__EXERCISE DIRECTIONS__
Copies of all lines containing the string "caret" are needed from the data below.

*** DATA UNDER STUDY

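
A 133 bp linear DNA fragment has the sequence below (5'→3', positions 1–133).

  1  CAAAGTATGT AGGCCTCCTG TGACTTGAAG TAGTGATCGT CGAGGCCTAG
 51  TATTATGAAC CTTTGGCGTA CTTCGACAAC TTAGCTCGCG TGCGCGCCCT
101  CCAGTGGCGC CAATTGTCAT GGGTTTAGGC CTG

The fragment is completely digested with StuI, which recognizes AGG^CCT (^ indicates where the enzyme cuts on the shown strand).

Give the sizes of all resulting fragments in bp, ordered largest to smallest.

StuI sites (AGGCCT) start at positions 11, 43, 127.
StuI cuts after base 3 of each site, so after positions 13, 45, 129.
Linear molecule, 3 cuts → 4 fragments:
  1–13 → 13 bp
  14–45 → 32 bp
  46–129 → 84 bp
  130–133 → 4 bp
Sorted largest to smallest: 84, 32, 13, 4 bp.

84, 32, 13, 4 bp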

******
*** DATA UNDER STUDY

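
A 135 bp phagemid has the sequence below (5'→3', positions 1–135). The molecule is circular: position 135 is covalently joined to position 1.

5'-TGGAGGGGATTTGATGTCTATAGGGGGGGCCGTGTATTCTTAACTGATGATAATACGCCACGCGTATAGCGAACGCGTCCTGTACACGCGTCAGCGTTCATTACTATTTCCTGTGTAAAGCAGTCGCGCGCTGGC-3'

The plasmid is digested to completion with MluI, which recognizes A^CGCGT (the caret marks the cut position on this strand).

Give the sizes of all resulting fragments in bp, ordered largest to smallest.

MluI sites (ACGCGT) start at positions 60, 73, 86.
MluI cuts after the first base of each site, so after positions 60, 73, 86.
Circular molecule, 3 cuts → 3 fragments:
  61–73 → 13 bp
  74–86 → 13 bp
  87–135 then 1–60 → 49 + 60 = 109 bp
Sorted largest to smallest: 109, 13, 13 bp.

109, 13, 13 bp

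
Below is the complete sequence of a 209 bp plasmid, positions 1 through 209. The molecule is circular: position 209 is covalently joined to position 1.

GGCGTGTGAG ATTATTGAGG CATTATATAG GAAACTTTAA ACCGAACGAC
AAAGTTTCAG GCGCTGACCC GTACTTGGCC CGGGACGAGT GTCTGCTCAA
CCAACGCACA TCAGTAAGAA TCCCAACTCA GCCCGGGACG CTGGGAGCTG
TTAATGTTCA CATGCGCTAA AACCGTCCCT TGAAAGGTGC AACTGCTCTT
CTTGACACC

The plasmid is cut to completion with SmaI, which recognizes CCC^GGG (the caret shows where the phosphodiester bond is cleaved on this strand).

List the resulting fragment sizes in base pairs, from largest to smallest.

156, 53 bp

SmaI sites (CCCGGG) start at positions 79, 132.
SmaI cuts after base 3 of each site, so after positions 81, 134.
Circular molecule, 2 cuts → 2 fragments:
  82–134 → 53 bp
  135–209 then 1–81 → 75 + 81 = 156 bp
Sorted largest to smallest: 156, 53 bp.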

******

__RESPONSE BELOW__
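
The plasmid is digested to completion with MluI, which recognizes A^CGCGT (the caret marks the cut position on this strand).
The plasmid is cut to completion with SmaI, which recognizes CCC^GGG (the caret shows where the phosphodiester bond is cleaved on this strand).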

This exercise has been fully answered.